What to produce ▸ Your task is to reproduce, exactly and only, the lines running from the line containing "G(0, 1, 0) = 0" to the end of the data below, both included.

Data entries ▸
-=-=-

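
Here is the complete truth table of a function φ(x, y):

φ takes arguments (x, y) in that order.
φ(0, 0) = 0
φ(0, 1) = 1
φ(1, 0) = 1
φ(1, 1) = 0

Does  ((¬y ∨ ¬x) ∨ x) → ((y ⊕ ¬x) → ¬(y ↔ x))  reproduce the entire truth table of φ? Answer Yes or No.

Yes

Evaluate ((¬y ∨ ¬x) ∨ x) → ((y ⊕ ¬x) → ¬(y ↔ x)) on each row and compare to φ:
  x=0, y=0: formula gives 0, φ = 0 ✓
  x=0, y=1: formula gives 1, φ = 1 ✓
  x=1, y=0: formula gives 1, φ = 1 ✓
  x=1, y=1: formula gives 0, φ = 0 ✓
Every row agrees, so the formula is equivalent.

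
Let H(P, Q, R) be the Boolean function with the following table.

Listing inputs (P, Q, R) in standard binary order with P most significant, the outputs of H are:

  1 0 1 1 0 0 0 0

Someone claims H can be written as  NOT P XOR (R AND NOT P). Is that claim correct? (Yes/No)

No

Evaluate NOT P XOR (R AND NOT P) on each row and compare to H:
  P=0, Q=0, R=0: formula gives 1, H = 1 ✓
  P=0, Q=0, R=1: formula gives 0, H = 0 ✓
  P=0, Q=1, R=0: formula gives 1, H = 1 ✓
  P=0, Q=1, R=1: formula gives 0, but H = 1 ✗
Row (0,1,1) is a counterexample, so the formula is not equivalent to H.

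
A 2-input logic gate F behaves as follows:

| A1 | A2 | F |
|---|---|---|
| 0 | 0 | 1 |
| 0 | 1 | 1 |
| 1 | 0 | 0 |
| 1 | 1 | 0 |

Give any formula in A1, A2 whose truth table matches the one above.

The output is the negation of A1.

F(A1, A2) = A1'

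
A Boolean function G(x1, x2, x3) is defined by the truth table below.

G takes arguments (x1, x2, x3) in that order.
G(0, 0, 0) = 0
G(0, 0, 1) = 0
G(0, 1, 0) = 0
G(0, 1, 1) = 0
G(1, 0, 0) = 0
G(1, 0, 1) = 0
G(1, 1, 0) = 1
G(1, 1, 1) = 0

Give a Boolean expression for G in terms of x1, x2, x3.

Only row (1,1,0) gives 1. That row's minterm x1·x2·¬x3 is G directly.

G(x1, x2, x3) = (x1 AND x2) AND NOT x3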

-=-=-

Written answer ▸
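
G(0, 1, 0) = 0
G(0, 1, 1) = 0
G(1, 0, 0) = 0
G(1, 0, 1) = 0
G(1, 1, 0) = 1
G(1, 1, 1) = 0

Give a Boolean expression for G in terms of x1, x2, x3.

Only row (1,1,0) gives 1. That row's minterm x1·x2·¬x3 is G directly.

G(x1, x2, x3) = (x1 AND x2) AND NOT x3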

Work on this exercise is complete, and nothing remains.